**ASSIGNMENT**
Up to and including the line that contains "10) next => x = -810240", return every line from the start of the data, unchanged.
###
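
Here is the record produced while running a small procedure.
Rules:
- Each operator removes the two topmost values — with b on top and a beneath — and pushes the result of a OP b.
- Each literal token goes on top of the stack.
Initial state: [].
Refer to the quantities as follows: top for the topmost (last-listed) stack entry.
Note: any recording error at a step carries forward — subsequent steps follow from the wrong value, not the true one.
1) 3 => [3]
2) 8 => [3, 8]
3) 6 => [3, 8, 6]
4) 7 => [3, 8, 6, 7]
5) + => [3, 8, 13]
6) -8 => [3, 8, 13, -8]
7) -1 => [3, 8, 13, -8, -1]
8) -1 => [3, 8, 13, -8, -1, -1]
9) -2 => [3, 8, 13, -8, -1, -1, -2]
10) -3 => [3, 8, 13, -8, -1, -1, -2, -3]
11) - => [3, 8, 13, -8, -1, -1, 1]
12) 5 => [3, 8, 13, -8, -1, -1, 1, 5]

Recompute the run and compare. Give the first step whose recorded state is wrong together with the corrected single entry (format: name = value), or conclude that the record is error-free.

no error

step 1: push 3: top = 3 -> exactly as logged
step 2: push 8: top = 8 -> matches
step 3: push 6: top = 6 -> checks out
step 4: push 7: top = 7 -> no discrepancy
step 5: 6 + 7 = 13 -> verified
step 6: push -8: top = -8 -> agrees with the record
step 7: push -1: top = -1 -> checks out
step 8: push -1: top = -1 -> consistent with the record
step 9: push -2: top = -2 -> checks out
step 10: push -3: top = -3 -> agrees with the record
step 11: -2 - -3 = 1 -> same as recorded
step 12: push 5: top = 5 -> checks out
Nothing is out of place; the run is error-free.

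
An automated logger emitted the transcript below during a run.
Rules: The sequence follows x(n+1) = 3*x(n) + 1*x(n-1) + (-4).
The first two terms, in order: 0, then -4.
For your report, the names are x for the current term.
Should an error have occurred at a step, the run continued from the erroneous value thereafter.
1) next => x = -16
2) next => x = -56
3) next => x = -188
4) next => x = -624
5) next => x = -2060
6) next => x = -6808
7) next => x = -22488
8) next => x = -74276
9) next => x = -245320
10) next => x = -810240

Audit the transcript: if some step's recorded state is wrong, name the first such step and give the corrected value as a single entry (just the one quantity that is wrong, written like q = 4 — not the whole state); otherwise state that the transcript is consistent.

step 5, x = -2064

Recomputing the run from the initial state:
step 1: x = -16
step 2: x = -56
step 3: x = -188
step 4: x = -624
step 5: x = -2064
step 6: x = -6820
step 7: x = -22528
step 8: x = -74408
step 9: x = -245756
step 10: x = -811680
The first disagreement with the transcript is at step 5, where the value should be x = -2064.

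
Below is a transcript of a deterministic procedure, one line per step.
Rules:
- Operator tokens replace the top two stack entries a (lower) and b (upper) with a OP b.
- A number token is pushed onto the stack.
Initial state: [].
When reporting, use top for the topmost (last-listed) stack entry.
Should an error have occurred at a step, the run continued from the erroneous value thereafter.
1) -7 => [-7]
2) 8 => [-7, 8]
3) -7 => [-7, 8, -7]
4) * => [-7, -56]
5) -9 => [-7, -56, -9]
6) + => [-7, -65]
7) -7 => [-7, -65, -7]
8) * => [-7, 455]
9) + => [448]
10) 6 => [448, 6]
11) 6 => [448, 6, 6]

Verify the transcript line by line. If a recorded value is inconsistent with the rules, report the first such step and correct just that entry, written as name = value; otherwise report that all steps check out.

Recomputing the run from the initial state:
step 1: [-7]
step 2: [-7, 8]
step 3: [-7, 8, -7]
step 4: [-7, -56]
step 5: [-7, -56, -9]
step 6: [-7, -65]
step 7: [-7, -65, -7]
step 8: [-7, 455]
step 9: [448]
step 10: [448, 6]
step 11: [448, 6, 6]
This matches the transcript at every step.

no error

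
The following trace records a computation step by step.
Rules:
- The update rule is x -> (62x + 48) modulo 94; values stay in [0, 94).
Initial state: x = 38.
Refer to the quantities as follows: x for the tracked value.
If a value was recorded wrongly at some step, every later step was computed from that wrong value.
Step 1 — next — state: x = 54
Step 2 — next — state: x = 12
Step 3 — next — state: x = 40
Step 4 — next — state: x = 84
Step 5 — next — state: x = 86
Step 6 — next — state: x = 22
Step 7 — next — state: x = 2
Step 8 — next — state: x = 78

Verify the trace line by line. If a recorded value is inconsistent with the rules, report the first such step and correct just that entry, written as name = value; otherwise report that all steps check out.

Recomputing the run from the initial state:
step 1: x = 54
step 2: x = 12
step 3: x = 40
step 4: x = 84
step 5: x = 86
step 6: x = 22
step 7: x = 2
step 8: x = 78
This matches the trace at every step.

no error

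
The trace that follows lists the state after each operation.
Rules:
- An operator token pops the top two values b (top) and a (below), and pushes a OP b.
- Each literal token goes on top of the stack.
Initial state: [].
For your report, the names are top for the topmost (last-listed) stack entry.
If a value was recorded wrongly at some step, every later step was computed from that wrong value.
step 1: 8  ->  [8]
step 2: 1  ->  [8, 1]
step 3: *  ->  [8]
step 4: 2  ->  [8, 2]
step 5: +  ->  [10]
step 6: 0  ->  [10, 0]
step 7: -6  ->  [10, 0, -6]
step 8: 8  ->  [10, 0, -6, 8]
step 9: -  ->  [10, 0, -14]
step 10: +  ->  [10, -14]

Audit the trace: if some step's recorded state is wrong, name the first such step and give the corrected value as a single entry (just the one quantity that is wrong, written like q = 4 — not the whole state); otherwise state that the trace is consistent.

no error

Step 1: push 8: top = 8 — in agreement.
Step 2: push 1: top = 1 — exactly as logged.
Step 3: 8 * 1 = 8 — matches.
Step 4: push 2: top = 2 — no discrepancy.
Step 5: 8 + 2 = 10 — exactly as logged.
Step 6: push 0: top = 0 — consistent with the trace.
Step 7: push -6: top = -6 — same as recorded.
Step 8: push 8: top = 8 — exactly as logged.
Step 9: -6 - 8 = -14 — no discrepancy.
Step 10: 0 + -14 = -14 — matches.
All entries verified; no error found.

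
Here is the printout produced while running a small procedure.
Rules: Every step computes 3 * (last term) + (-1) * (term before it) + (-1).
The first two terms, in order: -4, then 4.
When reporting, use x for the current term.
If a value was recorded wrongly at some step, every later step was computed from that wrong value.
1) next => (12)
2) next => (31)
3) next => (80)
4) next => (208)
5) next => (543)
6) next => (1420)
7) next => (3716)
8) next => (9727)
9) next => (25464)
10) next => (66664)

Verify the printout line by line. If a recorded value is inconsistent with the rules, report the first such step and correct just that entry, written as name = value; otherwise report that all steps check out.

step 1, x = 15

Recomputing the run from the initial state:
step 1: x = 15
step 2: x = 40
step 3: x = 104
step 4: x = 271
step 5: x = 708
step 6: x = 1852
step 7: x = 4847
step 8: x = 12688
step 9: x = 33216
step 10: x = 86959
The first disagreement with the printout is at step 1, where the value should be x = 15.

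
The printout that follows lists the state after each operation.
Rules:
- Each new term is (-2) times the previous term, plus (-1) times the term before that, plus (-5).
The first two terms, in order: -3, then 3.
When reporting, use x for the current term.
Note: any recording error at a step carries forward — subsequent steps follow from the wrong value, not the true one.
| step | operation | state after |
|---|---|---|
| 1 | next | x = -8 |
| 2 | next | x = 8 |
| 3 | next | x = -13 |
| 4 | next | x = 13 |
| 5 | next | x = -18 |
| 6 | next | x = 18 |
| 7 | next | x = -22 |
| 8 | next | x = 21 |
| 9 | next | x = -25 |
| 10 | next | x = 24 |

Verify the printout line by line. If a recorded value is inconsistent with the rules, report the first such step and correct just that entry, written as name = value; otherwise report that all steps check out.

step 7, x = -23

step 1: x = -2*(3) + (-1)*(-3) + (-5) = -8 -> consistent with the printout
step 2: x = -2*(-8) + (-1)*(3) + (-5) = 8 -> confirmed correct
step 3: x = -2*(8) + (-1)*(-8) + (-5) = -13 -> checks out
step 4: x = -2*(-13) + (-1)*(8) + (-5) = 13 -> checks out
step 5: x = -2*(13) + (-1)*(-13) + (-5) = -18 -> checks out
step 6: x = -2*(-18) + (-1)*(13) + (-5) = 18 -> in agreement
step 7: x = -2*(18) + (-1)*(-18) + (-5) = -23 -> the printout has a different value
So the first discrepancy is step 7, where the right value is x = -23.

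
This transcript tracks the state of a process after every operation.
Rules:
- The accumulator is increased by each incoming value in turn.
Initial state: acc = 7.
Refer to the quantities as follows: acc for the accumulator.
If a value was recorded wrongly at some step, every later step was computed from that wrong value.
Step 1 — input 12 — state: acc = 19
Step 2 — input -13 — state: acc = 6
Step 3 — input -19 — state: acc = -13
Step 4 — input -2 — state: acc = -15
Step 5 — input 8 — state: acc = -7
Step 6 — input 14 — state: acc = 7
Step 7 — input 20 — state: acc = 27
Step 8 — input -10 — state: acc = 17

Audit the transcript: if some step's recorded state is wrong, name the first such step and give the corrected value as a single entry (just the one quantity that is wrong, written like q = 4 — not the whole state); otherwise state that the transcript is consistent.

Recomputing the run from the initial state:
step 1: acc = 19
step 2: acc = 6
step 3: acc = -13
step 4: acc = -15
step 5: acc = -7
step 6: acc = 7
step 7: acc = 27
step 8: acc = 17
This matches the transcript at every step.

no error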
###
**PROBLEM SOLUTION**
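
Here is the record produced while running a small procedure.
Rules:
- Each operator removes the two topmost values — with b on top and a beneath — and pushes the result of a OP b.
- Each literal token goes on top of the stack.
Initial state: [].
Refer to the quantities as follows: top for the topmost (last-listed) stack entry.
Note: any recording error at a step carries forward — subsequent steps follow from the wrong value, not the true one.
1) 3 => [3]
2) 8 => [3, 8]
3) 6 => [3, 8, 6]
4) 7 => [3, 8, 6, 7]
5) + => [3, 8, 13]
6) -8 => [3, 8, 13, -8]
7) -1 => [3, 8, 13, -8, -1]
8) -1 => [3, 8, 13, -8, -1, -1]
9) -2 => [3, 8, 13, -8, -1, -1, -2]
10) -3 => [3, 8, 13, -8, -1, -1, -2, -3]
11) - => [3, 8, 13, -8, -1, -1, 1]
12) 5 => [3, 8, 13, -8, -1, -1, 1, 5]

Recompute the run and compare. Give the first step whose recorded state is wrong together with the corrected single entry (format: name = value), or conclude that the record is error-free.

no error

step 1: push 3: top = 3 -> exactly as logged
step 2: push 8: top = 8 -> matches
step 3: push 6: top = 6 -> checks out
step 4: push 7: top = 7 -> no discrepancy
step 5: 6 + 7 = 13 -> verified
step 6: push -8: top = -8 -> agrees with the record
step 7: push -1: top = -1 -> checks out
step 8: push -1: top = -1 -> consistent with the record
step 9: push -2: top = -2 -> checks out
step 10: push -3: top = -3 -> agrees with the record
step 11: -2 - -3 = 1 -> same as recorded
step 12: push 5: top = 5 -> checks out
Nothing is out of place; the run is error-free.

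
An automated logger emitted the transcript below during a run.
Rules: The sequence follows x(n+1) = 3*x(n) + 1*x(n-1) + (-4).
The first two terms, in order: 0, then -4.
For your report, the names are x for the current term.
Should an error have occurred at a step, the run continued from the erroneous value thereafter.
1) next => x = -16
2) next => x = -56
3) next => x = -188
4) next => x = -624
5) next => x = -2060
6) next => x = -6808
7) next => x = -22488
8) next => x = -74276
9) next => x = -245320
10) next => x = -810240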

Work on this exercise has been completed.